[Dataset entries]
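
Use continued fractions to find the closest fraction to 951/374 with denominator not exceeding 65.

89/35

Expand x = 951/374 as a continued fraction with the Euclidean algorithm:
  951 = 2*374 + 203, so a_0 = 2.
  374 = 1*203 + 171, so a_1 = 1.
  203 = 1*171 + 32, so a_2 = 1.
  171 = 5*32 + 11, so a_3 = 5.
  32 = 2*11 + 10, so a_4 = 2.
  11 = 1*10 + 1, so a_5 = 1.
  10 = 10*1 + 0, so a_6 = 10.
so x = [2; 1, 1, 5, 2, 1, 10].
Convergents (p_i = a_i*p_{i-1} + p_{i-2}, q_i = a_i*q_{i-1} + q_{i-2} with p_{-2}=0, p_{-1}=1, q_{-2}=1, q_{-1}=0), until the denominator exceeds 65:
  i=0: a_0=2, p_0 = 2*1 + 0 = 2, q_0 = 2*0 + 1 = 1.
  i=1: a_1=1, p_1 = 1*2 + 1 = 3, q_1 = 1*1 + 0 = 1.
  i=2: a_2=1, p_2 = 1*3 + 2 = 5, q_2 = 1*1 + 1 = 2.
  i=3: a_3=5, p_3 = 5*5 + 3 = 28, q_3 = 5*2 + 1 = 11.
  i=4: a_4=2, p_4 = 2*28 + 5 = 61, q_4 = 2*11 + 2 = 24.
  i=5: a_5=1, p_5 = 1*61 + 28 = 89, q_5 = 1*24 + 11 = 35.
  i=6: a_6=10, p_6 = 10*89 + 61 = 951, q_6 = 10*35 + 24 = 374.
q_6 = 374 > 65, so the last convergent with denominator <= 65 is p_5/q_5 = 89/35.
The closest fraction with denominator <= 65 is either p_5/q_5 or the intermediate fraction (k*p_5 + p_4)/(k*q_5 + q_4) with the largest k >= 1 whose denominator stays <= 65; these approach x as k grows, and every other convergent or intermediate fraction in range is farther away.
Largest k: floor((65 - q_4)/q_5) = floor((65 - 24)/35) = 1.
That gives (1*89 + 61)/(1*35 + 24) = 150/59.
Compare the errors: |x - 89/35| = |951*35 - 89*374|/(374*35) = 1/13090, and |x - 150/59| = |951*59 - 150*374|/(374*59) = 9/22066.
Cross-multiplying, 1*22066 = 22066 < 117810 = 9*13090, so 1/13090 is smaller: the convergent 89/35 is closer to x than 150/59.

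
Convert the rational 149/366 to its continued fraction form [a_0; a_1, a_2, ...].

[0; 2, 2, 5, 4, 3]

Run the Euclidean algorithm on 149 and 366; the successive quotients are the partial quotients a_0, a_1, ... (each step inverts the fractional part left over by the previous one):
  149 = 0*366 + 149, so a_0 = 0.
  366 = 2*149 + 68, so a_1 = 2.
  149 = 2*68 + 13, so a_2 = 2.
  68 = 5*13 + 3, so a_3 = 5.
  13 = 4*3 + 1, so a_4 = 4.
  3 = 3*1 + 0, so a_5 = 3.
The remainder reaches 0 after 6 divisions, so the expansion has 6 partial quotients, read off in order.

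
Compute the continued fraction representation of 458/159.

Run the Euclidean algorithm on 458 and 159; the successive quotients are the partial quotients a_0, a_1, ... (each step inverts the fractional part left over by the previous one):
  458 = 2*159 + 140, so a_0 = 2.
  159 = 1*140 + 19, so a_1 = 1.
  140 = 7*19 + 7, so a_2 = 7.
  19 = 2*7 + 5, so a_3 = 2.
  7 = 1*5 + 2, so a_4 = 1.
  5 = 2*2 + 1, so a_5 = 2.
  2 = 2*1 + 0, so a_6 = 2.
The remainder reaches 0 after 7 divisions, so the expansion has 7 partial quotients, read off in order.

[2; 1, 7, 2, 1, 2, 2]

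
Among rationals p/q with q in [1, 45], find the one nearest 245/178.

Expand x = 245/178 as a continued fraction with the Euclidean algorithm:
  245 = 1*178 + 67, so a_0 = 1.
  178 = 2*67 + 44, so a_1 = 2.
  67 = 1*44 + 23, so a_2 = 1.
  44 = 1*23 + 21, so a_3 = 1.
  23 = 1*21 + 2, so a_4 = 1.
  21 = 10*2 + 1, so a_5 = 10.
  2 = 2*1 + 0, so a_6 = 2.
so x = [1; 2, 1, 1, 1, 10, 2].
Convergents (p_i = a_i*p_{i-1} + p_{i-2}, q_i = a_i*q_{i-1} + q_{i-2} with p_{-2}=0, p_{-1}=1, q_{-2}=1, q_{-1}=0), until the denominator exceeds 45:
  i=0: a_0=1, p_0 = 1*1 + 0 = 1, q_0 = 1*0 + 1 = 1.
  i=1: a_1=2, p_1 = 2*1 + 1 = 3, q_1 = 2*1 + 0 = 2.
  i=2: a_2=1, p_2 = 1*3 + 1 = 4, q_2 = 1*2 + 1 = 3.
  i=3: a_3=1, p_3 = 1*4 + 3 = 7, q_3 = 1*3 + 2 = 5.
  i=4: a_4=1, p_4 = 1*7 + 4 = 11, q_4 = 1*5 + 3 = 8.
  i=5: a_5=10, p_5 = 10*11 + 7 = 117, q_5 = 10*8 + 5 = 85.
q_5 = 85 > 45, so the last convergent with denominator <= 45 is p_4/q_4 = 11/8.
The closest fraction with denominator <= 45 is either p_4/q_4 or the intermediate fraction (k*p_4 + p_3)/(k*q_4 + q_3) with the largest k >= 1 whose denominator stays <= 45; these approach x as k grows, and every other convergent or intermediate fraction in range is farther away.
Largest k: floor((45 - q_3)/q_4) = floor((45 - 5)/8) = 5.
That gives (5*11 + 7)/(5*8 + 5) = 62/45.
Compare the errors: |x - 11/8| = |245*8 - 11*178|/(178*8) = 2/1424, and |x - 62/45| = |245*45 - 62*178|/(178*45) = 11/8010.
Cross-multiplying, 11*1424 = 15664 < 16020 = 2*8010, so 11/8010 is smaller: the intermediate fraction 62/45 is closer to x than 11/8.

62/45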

What to produce.
Go through the records line by line and count those containing the string "gives". Give only the total.

Task response.
2